--- Task description ---
Using the listing below, set down exactly the lines starting at the line that contains "What is f - r(Y), if" and ending at the line that contains "Answer: 401", both included, and no others.

--- Material supplied ---
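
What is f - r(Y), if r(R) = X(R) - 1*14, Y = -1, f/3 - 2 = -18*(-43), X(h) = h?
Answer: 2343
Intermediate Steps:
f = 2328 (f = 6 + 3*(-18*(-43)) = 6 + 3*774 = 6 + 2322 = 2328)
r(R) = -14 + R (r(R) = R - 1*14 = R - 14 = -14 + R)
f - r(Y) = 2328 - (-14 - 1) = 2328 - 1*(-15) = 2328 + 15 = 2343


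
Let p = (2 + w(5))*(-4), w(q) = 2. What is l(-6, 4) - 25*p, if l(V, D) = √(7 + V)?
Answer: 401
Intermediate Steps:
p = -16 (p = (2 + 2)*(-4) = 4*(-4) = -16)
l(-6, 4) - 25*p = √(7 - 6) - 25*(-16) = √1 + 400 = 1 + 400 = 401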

* * *

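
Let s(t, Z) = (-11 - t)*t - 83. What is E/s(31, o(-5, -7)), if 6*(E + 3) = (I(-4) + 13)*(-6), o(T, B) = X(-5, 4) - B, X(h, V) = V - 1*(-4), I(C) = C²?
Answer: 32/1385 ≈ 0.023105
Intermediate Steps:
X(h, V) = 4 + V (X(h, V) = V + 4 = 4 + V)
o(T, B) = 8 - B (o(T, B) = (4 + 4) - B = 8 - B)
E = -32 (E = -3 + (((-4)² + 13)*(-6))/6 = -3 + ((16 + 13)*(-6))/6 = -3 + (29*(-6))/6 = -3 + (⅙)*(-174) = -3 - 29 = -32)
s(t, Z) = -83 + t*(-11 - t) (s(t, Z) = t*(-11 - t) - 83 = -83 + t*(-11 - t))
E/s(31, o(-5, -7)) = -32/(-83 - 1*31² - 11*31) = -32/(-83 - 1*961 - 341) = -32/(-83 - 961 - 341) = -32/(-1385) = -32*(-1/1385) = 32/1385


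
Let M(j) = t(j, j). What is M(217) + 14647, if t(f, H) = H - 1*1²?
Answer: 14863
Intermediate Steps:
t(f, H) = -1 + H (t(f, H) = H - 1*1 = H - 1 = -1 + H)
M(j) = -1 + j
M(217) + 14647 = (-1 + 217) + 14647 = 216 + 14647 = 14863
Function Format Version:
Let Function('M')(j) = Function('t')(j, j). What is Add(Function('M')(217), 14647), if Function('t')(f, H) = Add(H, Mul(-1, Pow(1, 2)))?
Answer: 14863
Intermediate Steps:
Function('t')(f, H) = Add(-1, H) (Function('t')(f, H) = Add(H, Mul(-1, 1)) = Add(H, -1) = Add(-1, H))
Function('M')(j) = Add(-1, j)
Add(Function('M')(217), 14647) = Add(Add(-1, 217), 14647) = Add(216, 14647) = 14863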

--- Answer space ---
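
What is f - r(Y), if r(R) = X(R) - 1*14, Y = -1, f/3 - 2 = -18*(-43), X(h) = h?
Answer: 2343
Intermediate Steps:
f = 2328 (f = 6 + 3*(-18*(-43)) = 6 + 3*774 = 6 + 2322 = 2328)
r(R) = -14 + R (r(R) = R - 1*14 = R - 14 = -14 + R)
f - r(Y) = 2328 - (-14 - 1) = 2328 - 1*(-15) = 2328 + 15 = 2343


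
Let p = (2 + w(5))*(-4), w(q) = 2. What is l(-6, 4) - 25*p, if l(V, D) = √(7 + V)?
Answer: 401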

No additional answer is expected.